*WORK INSTRUCTION*: Your answer is the lines below, exactly, from the one that contains "Rule 2: Two" through the one that contains "prolk droichoum droichoum", both included.

*DATASET ENTRIES*:
[Start of section]

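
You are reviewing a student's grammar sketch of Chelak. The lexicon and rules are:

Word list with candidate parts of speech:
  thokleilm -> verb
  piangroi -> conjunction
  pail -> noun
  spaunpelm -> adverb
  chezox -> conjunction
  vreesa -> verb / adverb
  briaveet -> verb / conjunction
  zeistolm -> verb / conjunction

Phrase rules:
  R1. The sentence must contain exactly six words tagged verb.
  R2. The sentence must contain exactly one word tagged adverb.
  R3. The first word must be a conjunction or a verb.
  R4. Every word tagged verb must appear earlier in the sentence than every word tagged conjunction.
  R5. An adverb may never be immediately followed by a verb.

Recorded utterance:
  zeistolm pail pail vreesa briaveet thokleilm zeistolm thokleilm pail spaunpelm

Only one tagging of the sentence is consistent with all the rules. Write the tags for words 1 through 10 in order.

verb noun noun verb verb verb verb verb noun adverb

Candidates per position — 1:zeistolm {verb,conjunction}; 2:pail {noun}; 3:pail {noun}; 4:vreesa {verb,adverb}; 5:briaveet {verb,conjunction}; 6:thokleilm {verb}; 7:zeistolm {verb,conjunction}; 8:thokleilm {verb}; 9:pail {noun}; 10:spaunpelm {adverb}.
If word 1 were conjunction, no tagging could satisfy rule 1; so word 1 is verb.
If word 4 were adverb, no tagging could satisfy rule 1; so word 4 is verb.
If word 5 were conjunction, no tagging could satisfy rule 1; so word 5 is verb.
If word 7 were conjunction, no tagging could satisfy rule 1; so word 7 is verb.
The unique satisfying tagging is: verb noun noun verb verb verb verb verb noun adverb.
Check: rule 1 satisfied; rule 2 satisfied; rule 3 satisfied; rule 4 satisfied; rule 5 satisfied.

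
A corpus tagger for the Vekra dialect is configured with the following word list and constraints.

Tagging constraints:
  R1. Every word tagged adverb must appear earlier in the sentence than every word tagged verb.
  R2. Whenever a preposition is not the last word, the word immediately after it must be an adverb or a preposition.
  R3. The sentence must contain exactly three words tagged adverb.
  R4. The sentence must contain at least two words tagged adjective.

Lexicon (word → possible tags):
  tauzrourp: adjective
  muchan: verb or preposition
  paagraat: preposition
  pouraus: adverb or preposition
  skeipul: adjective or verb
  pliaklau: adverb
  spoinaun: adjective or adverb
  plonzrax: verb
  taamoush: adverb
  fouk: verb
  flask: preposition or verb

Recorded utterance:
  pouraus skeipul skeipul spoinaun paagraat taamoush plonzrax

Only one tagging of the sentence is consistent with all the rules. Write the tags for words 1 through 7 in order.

adverb adjective adjective adverb preposition adverb verb

Candidates per position — 1:pouraus {adverb,preposition}; 2:skeipul {adjective,verb}; 3:skeipul {adjective,verb}; 4:spoinaun {adjective,adverb}; 5:paagraat {preposition}; 6:taamoush {adverb}; 7:plonzrax {verb}.
Word 1 cannot be preposition — rule 2 would then fail for every completion. It is adverb.
Word 2 cannot be verb — rule 1 would then fail for every completion. It is adjective.
Word 3 cannot be verb — rule 1 would then fail for every completion. It is adjective.
Word 4 cannot be adjective — rule 3 would then fail for every completion. It is adverb.
That leaves exactly one tagging: adverb adjective adjective adverb preposition adverb verb.
Rule-by-rule: rule 1 satisfied; rule 2 satisfied; rule 3 satisfied; rule 4 satisfied.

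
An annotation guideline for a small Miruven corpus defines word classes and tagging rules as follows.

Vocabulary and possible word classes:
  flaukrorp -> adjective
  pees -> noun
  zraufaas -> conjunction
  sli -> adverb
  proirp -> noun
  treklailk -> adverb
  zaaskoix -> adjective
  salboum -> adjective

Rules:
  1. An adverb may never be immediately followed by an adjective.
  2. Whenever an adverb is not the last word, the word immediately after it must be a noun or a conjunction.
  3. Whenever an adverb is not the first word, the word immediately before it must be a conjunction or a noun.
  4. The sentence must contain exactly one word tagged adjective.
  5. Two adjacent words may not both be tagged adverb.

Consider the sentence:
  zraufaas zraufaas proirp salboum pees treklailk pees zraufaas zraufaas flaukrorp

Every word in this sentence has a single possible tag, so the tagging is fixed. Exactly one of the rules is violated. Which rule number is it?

4

Fixed tagging: conjunction conjunction noun adjective noun adverb noun conjunction conjunction adjective.
Rule check: R1 holds, R2 holds, R3 holds, R4 violated, R5 holds.
Only rule 4 fails.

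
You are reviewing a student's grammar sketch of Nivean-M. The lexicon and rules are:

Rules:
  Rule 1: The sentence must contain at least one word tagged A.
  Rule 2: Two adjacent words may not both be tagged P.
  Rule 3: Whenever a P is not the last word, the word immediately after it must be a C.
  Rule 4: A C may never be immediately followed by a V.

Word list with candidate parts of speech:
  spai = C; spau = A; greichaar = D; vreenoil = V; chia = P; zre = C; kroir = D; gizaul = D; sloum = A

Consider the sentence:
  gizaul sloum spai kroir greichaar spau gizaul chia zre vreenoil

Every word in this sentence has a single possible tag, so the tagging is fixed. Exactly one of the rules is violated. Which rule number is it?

4

Fixed tagging: D A C D D A D P C V.
Applying the rules: R1 pass, R2 pass, R3 pass, R4 fail.
Only rule 4 fails.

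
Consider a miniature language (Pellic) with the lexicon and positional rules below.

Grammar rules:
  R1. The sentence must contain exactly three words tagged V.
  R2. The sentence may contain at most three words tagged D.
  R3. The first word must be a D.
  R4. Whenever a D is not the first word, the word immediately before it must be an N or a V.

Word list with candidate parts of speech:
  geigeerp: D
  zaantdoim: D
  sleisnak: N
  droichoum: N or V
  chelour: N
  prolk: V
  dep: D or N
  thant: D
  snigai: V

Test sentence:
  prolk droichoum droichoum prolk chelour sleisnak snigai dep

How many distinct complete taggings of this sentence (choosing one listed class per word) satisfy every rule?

0

Candidates per position — 1:prolk {V}; 2:droichoum {N,V}; 3:droichoum {N,V}; 4:prolk {V}; 5:chelour {N}; 6:sleisnak {N}; 7:snigai {V}; 8:dep {D,N}.
There are 8 candidate sequences in total.
Rule 3 cannot be satisfied by any choice of tags from the lexicon.
So there is no consistent tagging.
Count = 0.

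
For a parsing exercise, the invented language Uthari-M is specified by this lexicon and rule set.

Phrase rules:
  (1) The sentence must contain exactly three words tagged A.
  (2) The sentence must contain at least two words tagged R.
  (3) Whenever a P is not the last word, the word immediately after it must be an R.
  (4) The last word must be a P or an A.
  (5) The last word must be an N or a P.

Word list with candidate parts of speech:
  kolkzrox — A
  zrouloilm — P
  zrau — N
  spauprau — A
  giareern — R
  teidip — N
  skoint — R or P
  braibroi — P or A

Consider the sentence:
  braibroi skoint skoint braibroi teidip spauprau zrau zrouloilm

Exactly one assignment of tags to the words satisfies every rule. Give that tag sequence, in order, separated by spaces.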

[End of section]

*WRITTEN SOLUTION*:
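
  Rule 2: Two adjacent words may not both be tagged P.
  Rule 3: Whenever a P is not the last word, the word immediately after it must be a C.
  Rule 4: A C may never be immediately followed by a V.

Word list with candidate parts of speech:
  spai = C; spau = A; greichaar = D; vreenoil = V; chia = P; zre = C; kroir = D; gizaul = D; sloum = A

Consider the sentence:
  gizaul sloum spai kroir greichaar spau gizaul chia zre vreenoil

Every word in this sentence has a single possible tag, so the tagging is fixed. Exactly one of the rules is violated. Which rule number is it?

4

Fixed tagging: D A C D D A D P C V.
Applying the rules: R1 pass, R2 pass, R3 pass, R4 fail.
Only rule 4 fails.

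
Consider a miniature language (Pellic) with the lexicon and positional rules below.

Grammar rules:
  R1. The sentence must contain exactly three words tagged V.
  R2. The sentence may contain at most three words tagged D.
  R3. The first word must be a D.
  R4. Whenever a D is not the first word, the word immediately before it must be an N or a V.

Word list with candidate parts of speech:
  geigeerp: D
  zaantdoim: D
  sleisnak: N
  droichoum: N or V
  chelour: N
  prolk: V
  dep: D or N
  thant: D
  snigai: V

Test sentence:
  prolk droichoum droichoum prolk chelour sleisnak snigai dep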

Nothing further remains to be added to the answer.